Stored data

--- START ---

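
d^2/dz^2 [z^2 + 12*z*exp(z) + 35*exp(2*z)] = 12*z*exp(z) + 140*exp(2*z) + 24*exp(z) + 2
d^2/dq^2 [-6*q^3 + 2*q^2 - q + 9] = 4 - 36*q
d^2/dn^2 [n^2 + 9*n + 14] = 2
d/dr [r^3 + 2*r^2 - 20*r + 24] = 3*r^2 + 4*r - 20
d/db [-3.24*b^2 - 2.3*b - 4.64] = -6.48*b - 2.3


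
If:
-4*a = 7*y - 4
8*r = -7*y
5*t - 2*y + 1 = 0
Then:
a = 1 - 7*y/4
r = -7*y/8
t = 2*y/5 - 1/5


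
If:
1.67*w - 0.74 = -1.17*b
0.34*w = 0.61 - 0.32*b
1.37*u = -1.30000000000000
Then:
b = 5.62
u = -0.95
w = -3.49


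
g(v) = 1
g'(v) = 0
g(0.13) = 1.00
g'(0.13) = 0.00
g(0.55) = 1.00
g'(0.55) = 0.00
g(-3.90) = 1.00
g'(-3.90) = 0.00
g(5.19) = 1.00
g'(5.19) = 0.00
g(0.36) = 1.00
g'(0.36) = 0.00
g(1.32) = 1.00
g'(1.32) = 0.00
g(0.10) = 1.00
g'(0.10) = 0.00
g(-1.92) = 1.00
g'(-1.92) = 0.00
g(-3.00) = 1.00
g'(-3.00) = 0.00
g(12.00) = 1.00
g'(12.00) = 0.00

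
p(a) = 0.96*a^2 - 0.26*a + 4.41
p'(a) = 1.92*a - 0.26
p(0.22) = 4.40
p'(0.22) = 0.16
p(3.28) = 13.89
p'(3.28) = 6.04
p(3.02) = 12.38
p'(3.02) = 5.54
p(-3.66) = 18.22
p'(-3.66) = -7.29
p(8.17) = 66.36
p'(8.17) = 15.43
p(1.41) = 5.95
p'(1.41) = 2.45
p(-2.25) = 9.86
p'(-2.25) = -4.58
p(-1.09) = 5.83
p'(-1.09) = -2.35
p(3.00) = 12.27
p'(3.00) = 5.50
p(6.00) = 37.41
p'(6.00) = 11.26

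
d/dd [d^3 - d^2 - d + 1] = 3*d^2 - 2*d - 1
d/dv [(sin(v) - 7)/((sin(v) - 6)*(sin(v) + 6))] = (14*sin(v) + cos(v)^2 - 37)*cos(v)/((sin(v) - 6)^2*(sin(v) + 6)^2)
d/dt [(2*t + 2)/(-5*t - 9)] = -8/(5*t + 9)^2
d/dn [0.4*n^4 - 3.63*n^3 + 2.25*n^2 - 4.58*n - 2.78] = 1.6*n^3 - 10.89*n^2 + 4.5*n - 4.58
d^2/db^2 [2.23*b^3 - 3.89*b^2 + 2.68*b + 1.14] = 13.38*b - 7.78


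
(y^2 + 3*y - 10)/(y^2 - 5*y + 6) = (y + 5)/(y - 3)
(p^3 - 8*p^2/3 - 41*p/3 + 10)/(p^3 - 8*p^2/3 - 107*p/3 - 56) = (3*p^2 - 17*p + 10)/(3*p^2 - 17*p - 56)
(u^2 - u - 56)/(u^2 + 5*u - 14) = (u - 8)/(u - 2)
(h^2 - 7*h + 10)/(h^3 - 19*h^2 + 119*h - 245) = (h - 2)/(h^2 - 14*h + 49)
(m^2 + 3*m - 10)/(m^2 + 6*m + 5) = (m - 2)/(m + 1)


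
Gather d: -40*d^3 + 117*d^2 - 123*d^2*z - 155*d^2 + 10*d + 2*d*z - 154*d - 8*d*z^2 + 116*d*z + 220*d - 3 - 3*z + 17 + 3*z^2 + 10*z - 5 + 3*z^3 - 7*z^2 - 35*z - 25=-40*d^3 + d^2*(-123*z - 38) + d*(-8*z^2 + 118*z + 76) + 3*z^3 - 4*z^2 - 28*z - 16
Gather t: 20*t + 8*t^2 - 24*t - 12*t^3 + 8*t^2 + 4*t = -12*t^3 + 16*t^2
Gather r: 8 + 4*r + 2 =4*r + 10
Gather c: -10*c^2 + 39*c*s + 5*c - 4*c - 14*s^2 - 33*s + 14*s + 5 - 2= -10*c^2 + c*(39*s + 1) - 14*s^2 - 19*s + 3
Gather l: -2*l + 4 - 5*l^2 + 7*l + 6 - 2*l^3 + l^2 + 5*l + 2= -2*l^3 - 4*l^2 + 10*l + 12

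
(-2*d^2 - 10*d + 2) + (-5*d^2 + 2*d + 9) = -7*d^2 - 8*d + 11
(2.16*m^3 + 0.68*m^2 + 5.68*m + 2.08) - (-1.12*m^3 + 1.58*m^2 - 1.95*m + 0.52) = 3.28*m^3 - 0.9*m^2 + 7.63*m + 1.56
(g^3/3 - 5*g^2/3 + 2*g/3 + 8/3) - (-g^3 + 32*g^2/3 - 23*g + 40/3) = 4*g^3/3 - 37*g^2/3 + 71*g/3 - 32/3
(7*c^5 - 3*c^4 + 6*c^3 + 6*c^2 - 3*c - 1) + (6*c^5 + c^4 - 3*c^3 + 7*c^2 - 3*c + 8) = 13*c^5 - 2*c^4 + 3*c^3 + 13*c^2 - 6*c + 7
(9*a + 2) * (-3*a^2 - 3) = -27*a^3 - 6*a^2 - 27*a - 6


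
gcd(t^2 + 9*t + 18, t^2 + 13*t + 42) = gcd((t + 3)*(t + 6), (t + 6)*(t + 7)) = t + 6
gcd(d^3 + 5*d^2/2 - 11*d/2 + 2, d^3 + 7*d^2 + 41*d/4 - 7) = d^2 + 7*d/2 - 2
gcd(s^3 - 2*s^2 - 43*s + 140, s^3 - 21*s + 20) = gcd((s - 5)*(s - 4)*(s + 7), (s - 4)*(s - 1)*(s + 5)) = s - 4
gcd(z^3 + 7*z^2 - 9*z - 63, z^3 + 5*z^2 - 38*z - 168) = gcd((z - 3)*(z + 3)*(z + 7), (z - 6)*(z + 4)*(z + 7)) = z + 7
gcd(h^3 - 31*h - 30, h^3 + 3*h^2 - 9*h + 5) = h + 5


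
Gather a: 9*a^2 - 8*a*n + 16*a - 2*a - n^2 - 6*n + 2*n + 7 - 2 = 9*a^2 + a*(14 - 8*n) - n^2 - 4*n + 5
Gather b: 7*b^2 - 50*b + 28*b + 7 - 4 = 7*b^2 - 22*b + 3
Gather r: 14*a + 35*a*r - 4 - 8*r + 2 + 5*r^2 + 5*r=14*a + 5*r^2 + r*(35*a - 3) - 2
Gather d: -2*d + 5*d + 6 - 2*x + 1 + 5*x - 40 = 3*d + 3*x - 33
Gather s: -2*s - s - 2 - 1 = -3*s - 3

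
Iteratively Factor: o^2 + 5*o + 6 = (o + 2)*(o + 3)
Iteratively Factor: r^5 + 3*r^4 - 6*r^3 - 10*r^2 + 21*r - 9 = (r - 1)*(r^4 + 4*r^3 - 2*r^2 - 12*r + 9) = (r - 1)^2*(r^3 + 5*r^2 + 3*r - 9) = (r - 1)^3*(r^2 + 6*r + 9) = (r - 1)^3*(r + 3)*(r + 3)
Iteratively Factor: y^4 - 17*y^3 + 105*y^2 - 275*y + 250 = (y - 5)*(y^3 - 12*y^2 + 45*y - 50) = (y - 5)^2*(y^2 - 7*y + 10) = (y - 5)^2*(y - 2)*(y - 5)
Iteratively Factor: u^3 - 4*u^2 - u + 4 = (u + 1)*(u^2 - 5*u + 4) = (u - 1)*(u + 1)*(u - 4)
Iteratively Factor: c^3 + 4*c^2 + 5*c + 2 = (c + 2)*(c^2 + 2*c + 1) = (c + 1)*(c + 2)*(c + 1)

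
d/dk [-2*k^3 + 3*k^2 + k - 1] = -6*k^2 + 6*k + 1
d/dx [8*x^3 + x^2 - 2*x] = 24*x^2 + 2*x - 2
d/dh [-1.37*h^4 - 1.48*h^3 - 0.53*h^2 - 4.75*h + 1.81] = -5.48*h^3 - 4.44*h^2 - 1.06*h - 4.75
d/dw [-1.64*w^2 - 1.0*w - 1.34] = -3.28*w - 1.0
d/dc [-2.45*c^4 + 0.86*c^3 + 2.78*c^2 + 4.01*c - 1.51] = -9.8*c^3 + 2.58*c^2 + 5.56*c + 4.01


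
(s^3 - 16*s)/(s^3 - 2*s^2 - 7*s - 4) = s*(s + 4)/(s^2 + 2*s + 1)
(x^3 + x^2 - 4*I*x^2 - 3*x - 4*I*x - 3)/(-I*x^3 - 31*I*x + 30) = (I*x^3 + x^2*(4 + I) + x*(4 - 3*I) - 3*I)/(x^3 + 31*x + 30*I)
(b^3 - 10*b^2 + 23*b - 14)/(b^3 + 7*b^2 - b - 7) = (b^2 - 9*b + 14)/(b^2 + 8*b + 7)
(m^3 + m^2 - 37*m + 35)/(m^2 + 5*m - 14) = (m^2 - 6*m + 5)/(m - 2)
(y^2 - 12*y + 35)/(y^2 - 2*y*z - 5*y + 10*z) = (y - 7)/(y - 2*z)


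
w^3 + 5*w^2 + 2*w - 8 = (w - 1)*(w + 2)*(w + 4)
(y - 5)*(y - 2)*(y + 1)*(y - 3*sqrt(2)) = y^4 - 6*y^3 - 3*sqrt(2)*y^3 + 3*y^2 + 18*sqrt(2)*y^2 - 9*sqrt(2)*y + 10*y - 30*sqrt(2)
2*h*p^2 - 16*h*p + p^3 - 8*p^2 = p*(2*h + p)*(p - 8)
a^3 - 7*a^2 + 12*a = a*(a - 4)*(a - 3)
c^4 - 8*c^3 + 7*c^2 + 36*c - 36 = (c - 6)*(c - 3)*(c - 1)*(c + 2)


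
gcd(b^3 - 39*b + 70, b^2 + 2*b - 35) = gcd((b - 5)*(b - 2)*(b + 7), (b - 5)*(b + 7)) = b^2 + 2*b - 35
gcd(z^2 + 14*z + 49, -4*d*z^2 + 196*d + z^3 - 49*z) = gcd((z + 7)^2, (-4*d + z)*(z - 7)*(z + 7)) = z + 7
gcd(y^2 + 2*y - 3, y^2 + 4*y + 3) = y + 3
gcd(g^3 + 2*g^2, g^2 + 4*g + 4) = g + 2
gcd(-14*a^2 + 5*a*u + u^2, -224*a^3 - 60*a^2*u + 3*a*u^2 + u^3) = 7*a + u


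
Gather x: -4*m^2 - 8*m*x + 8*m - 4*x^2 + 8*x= -4*m^2 + 8*m - 4*x^2 + x*(8 - 8*m)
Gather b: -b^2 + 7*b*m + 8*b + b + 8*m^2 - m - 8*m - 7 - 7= -b^2 + b*(7*m + 9) + 8*m^2 - 9*m - 14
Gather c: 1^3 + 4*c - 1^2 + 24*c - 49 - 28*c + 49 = 0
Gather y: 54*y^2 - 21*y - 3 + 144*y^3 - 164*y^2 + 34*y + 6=144*y^3 - 110*y^2 + 13*y + 3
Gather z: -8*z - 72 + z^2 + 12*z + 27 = z^2 + 4*z - 45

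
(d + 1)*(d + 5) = d^2 + 6*d + 5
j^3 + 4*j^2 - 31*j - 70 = (j - 5)*(j + 2)*(j + 7)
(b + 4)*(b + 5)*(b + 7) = b^3 + 16*b^2 + 83*b + 140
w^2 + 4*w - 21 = (w - 3)*(w + 7)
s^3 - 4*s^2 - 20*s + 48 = (s - 6)*(s - 2)*(s + 4)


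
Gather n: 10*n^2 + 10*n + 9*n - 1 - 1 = 10*n^2 + 19*n - 2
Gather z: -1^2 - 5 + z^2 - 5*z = z^2 - 5*z - 6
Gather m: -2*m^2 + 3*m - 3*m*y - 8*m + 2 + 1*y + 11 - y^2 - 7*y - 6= -2*m^2 + m*(-3*y - 5) - y^2 - 6*y + 7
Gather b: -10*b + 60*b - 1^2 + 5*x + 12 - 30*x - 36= 50*b - 25*x - 25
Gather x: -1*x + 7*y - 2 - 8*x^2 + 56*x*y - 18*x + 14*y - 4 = -8*x^2 + x*(56*y - 19) + 21*y - 6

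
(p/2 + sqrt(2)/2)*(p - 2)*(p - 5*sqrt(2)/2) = p^3/2 - 3*sqrt(2)*p^2/4 - p^2 - 5*p/2 + 3*sqrt(2)*p/2 + 5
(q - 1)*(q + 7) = q^2 + 6*q - 7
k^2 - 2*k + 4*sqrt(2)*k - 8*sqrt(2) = (k - 2)*(k + 4*sqrt(2))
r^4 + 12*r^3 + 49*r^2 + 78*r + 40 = (r + 1)*(r + 2)*(r + 4)*(r + 5)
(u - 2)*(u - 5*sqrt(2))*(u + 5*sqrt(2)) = u^3 - 2*u^2 - 50*u + 100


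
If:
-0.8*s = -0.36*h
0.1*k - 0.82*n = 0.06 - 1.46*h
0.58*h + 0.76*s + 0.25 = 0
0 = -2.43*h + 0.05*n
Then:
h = -0.27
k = -103.50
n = -13.18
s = -0.12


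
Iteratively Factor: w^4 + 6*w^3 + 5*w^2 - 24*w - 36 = (w - 2)*(w^3 + 8*w^2 + 21*w + 18) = (w - 2)*(w + 3)*(w^2 + 5*w + 6) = (w - 2)*(w + 3)^2*(w + 2)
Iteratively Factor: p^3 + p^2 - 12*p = (p - 3)*(p^2 + 4*p) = (p - 3)*(p + 4)*(p)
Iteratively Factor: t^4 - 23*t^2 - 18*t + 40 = (t - 5)*(t^3 + 5*t^2 + 2*t - 8) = (t - 5)*(t + 2)*(t^2 + 3*t - 4) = (t - 5)*(t + 2)*(t + 4)*(t - 1)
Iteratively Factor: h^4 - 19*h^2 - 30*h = (h)*(h^3 - 19*h - 30) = h*(h + 3)*(h^2 - 3*h - 10) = h*(h - 5)*(h + 3)*(h + 2)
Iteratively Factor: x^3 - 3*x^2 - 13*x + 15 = (x - 1)*(x^2 - 2*x - 15) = (x - 1)*(x + 3)*(x - 5)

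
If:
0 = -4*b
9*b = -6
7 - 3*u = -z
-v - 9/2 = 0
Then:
No Solution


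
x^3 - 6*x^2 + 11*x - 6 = (x - 3)*(x - 2)*(x - 1)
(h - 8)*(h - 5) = h^2 - 13*h + 40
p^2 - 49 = (p - 7)*(p + 7)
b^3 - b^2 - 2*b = b*(b - 2)*(b + 1)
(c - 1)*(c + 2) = c^2 + c - 2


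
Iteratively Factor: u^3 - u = (u + 1)*(u^2 - u) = (u - 1)*(u + 1)*(u)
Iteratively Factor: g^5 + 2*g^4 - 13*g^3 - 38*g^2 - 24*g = (g + 2)*(g^4 - 13*g^2 - 12*g) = g*(g + 2)*(g^3 - 13*g - 12) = g*(g + 2)*(g + 3)*(g^2 - 3*g - 4) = g*(g + 1)*(g + 2)*(g + 3)*(g - 4)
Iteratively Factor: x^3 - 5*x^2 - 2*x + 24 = (x - 4)*(x^2 - x - 6) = (x - 4)*(x - 3)*(x + 2)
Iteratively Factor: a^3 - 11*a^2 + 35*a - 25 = (a - 5)*(a^2 - 6*a + 5) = (a - 5)*(a - 1)*(a - 5)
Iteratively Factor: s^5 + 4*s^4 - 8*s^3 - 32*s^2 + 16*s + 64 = (s + 4)*(s^4 - 8*s^2 + 16) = (s + 2)*(s + 4)*(s^3 - 2*s^2 - 4*s + 8) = (s + 2)^2*(s + 4)*(s^2 - 4*s + 4) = (s - 2)*(s + 2)^2*(s + 4)*(s - 2)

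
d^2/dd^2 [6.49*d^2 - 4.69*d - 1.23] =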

--- END ---

Assigned task:
Beginning at the first line of the records, retype exactly every line up to and including the one with "1.67*w - 0.74 = -1.17*b".

Task solution:
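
d^2/dz^2 [z^2 + 12*z*exp(z) + 35*exp(2*z)] = 12*z*exp(z) + 140*exp(2*z) + 24*exp(z) + 2
d^2/dq^2 [-6*q^3 + 2*q^2 - q + 9] = 4 - 36*q
d^2/dn^2 [n^2 + 9*n + 14] = 2
d/dr [r^3 + 2*r^2 - 20*r + 24] = 3*r^2 + 4*r - 20
d/db [-3.24*b^2 - 2.3*b - 4.64] = -6.48*b - 2.3


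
If:
-4*a = 7*y - 4
8*r = -7*y
5*t - 2*y + 1 = 0
Then:
a = 1 - 7*y/4
r = -7*y/8
t = 2*y/5 - 1/5


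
If:
1.67*w - 0.74 = -1.17*b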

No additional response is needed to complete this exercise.